Extracted data entries
----

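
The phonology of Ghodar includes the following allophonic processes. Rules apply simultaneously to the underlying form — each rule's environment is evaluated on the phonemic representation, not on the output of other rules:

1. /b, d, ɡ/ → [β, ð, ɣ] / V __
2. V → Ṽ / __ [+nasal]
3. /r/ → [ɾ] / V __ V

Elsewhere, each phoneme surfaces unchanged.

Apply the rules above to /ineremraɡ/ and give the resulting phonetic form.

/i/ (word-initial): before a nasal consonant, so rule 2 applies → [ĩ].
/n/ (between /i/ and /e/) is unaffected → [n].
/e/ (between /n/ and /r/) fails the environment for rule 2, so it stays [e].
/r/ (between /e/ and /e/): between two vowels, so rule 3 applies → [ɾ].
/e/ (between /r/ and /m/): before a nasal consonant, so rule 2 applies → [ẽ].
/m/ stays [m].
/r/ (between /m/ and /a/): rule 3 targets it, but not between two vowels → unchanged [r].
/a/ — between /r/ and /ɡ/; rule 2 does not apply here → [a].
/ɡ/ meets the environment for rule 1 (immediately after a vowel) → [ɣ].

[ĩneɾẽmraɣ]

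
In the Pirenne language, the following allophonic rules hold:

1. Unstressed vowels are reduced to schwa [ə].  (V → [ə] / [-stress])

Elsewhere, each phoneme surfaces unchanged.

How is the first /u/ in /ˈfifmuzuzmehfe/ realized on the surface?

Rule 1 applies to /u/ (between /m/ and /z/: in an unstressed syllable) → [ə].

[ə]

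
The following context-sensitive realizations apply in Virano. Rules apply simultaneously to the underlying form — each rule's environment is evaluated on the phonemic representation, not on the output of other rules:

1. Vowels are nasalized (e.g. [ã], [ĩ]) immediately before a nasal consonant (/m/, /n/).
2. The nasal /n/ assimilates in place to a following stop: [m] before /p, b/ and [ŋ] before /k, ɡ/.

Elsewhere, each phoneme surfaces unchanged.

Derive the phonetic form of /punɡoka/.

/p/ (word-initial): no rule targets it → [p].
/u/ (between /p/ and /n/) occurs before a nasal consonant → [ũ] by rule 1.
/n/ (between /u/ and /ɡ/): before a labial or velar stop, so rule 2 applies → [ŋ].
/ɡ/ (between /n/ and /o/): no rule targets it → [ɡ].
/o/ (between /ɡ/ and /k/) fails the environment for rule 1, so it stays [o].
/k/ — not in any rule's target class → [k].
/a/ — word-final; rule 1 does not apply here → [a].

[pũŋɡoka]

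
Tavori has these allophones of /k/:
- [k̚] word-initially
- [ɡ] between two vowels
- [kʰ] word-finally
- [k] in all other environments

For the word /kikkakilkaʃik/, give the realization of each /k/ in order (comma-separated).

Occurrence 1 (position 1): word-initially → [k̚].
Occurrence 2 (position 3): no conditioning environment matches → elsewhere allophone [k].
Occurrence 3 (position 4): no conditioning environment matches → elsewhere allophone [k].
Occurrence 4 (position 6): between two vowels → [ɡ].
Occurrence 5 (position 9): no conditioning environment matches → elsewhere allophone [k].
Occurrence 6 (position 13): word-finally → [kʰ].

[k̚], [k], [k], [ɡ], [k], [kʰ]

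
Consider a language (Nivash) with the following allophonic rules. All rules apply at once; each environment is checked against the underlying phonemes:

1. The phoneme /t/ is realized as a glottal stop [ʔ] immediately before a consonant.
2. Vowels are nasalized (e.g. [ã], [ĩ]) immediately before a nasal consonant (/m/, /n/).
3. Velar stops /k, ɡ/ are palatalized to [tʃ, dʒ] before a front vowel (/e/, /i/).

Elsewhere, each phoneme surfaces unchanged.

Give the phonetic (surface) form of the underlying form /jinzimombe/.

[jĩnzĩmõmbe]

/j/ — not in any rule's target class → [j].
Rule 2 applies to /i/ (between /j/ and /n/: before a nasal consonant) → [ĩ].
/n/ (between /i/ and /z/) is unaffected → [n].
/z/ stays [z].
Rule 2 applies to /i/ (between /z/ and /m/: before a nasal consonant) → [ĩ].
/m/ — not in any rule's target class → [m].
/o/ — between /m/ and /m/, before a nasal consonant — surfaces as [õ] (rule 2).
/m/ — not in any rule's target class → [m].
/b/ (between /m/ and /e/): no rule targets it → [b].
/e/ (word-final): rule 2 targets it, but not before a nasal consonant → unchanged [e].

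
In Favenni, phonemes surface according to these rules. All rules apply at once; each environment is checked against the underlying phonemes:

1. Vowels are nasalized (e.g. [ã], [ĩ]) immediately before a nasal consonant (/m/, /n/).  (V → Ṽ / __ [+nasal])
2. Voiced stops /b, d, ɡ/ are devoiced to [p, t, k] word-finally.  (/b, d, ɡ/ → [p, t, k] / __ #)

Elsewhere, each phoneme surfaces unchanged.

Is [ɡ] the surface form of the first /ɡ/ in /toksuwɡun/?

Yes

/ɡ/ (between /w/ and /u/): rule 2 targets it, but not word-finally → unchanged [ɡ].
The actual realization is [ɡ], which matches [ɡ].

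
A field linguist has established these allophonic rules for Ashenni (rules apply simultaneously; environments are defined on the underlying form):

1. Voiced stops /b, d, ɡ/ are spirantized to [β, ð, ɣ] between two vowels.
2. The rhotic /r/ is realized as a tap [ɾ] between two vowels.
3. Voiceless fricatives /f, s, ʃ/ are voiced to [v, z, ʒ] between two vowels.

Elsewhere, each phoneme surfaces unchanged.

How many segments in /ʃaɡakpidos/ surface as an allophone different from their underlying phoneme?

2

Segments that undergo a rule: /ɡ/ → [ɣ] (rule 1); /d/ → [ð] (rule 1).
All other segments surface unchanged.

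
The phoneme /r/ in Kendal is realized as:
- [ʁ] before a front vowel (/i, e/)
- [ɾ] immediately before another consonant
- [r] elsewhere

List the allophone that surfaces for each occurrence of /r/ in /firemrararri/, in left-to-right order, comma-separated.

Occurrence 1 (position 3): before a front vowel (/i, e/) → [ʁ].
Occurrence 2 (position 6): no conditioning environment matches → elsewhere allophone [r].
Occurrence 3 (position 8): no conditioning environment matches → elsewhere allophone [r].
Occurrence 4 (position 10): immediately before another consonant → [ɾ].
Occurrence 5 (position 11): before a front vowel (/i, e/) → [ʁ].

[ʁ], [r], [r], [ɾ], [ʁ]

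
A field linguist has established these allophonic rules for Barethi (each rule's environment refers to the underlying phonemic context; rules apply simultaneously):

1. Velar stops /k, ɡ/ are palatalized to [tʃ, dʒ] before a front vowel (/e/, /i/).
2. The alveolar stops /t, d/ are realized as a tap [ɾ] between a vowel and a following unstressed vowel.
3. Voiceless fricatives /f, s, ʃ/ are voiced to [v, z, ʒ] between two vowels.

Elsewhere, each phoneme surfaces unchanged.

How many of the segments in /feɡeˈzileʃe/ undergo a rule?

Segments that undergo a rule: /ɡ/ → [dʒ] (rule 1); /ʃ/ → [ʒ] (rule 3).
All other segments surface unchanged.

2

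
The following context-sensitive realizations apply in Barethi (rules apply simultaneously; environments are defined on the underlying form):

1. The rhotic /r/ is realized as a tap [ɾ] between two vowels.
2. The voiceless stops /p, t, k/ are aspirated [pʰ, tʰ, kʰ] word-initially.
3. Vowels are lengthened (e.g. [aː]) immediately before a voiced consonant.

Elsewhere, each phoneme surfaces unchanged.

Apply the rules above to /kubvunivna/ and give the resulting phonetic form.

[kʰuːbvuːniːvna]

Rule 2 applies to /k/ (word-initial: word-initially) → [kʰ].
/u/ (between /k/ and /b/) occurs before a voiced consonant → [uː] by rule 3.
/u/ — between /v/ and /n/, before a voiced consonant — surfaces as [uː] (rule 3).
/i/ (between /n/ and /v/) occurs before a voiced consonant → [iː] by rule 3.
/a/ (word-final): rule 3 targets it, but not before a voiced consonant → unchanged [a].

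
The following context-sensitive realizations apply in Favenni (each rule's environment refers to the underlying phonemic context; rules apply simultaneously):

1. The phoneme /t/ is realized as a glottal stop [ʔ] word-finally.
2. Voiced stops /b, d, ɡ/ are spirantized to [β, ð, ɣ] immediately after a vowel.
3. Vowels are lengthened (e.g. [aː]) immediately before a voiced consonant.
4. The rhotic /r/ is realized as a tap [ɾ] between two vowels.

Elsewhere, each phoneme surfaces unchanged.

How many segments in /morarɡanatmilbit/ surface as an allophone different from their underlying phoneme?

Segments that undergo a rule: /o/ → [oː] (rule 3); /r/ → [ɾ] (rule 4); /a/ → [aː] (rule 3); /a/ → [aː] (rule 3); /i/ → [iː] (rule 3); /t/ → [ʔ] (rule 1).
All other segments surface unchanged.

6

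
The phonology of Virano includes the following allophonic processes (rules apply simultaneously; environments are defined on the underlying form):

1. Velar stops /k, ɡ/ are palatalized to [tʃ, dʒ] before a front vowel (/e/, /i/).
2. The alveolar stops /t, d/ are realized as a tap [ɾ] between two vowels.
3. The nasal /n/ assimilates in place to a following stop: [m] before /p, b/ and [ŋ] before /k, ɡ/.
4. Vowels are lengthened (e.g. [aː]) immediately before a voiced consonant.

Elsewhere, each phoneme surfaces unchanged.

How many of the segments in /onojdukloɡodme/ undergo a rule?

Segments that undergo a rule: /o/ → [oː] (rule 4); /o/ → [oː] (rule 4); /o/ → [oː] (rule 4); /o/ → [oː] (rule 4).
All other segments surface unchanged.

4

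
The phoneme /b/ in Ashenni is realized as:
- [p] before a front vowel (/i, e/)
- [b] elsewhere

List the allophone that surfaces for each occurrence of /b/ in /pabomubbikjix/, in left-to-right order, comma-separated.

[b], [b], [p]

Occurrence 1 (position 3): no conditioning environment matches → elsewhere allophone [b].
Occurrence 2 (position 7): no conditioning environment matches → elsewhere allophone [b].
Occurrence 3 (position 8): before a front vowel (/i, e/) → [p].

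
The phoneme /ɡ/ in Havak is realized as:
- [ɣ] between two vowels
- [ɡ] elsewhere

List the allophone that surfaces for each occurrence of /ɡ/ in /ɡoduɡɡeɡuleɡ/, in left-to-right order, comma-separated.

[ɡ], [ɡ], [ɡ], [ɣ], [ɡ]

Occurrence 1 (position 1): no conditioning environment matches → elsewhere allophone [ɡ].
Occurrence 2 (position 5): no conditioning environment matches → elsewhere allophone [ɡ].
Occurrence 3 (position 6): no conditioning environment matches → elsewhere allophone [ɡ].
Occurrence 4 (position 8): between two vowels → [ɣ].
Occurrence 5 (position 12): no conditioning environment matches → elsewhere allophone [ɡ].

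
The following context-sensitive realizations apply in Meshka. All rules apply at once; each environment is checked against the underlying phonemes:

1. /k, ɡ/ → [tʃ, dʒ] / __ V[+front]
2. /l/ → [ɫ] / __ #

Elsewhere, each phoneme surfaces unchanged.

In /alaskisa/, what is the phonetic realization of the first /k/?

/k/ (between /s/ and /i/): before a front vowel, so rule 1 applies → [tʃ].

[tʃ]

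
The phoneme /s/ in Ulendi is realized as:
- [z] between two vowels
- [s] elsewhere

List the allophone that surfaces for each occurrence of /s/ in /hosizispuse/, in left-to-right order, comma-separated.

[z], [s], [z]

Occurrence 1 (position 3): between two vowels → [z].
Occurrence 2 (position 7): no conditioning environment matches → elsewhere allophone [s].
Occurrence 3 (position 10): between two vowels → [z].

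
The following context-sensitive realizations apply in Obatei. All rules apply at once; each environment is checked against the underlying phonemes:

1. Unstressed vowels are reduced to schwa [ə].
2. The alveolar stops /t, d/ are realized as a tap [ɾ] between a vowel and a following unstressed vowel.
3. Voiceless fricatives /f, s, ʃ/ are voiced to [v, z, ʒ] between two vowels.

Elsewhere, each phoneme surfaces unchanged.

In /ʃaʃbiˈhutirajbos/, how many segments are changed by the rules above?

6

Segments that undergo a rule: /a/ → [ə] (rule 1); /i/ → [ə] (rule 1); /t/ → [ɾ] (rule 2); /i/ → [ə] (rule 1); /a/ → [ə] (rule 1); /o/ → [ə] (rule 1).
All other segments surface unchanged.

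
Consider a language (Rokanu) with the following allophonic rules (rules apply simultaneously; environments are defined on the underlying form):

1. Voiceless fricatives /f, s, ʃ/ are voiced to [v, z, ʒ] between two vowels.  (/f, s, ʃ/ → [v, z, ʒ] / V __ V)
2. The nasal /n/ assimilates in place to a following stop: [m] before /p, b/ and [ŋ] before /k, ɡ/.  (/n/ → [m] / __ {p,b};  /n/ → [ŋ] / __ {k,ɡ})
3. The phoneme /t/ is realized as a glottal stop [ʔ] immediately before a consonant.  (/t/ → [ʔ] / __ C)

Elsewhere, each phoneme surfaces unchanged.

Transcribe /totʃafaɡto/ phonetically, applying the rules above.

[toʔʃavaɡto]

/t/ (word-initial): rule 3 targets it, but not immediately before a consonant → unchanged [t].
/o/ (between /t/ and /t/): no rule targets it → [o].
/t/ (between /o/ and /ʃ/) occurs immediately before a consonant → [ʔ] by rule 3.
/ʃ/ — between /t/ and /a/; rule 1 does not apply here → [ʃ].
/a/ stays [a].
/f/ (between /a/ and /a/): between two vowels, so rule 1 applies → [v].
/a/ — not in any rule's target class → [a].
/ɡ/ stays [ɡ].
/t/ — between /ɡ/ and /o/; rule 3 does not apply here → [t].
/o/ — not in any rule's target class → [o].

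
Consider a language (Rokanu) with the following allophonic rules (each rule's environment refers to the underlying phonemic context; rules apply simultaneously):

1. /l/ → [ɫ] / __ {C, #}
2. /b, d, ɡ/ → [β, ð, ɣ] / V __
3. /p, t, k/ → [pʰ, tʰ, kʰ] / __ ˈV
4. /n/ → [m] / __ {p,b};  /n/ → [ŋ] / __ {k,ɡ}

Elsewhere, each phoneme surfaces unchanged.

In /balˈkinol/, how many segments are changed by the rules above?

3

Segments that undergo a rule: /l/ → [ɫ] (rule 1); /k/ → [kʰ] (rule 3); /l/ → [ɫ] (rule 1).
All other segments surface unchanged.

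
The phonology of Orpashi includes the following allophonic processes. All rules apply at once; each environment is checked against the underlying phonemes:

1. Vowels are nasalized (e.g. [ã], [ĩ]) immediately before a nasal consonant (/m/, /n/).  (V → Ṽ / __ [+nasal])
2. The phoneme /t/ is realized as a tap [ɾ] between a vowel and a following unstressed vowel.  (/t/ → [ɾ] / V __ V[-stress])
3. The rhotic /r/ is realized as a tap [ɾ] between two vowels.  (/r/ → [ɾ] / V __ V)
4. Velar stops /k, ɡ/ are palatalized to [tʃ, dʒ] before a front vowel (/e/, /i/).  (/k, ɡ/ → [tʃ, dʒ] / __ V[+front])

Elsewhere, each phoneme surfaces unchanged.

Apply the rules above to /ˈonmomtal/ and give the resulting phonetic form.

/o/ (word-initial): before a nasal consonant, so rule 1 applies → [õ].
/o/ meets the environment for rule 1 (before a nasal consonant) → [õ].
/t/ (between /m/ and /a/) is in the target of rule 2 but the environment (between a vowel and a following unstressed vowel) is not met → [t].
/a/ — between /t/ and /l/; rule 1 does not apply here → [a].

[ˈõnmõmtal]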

----

All lines above with the word "refers" need to be reported.

__Your response__:
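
A field linguist has established these allophonic rules for Barethi (each rule's environment refers to the underlying phonemic context; rules apply simultaneously):
The following context-sensitive realizations apply in Favenni (each rule's environment refers to the underlying phonemic context; rules apply simultaneously):
Consider a language (Rokanu) with the following allophonic rules (each rule's environment refers to the underlying phonemic context; rules apply simultaneously):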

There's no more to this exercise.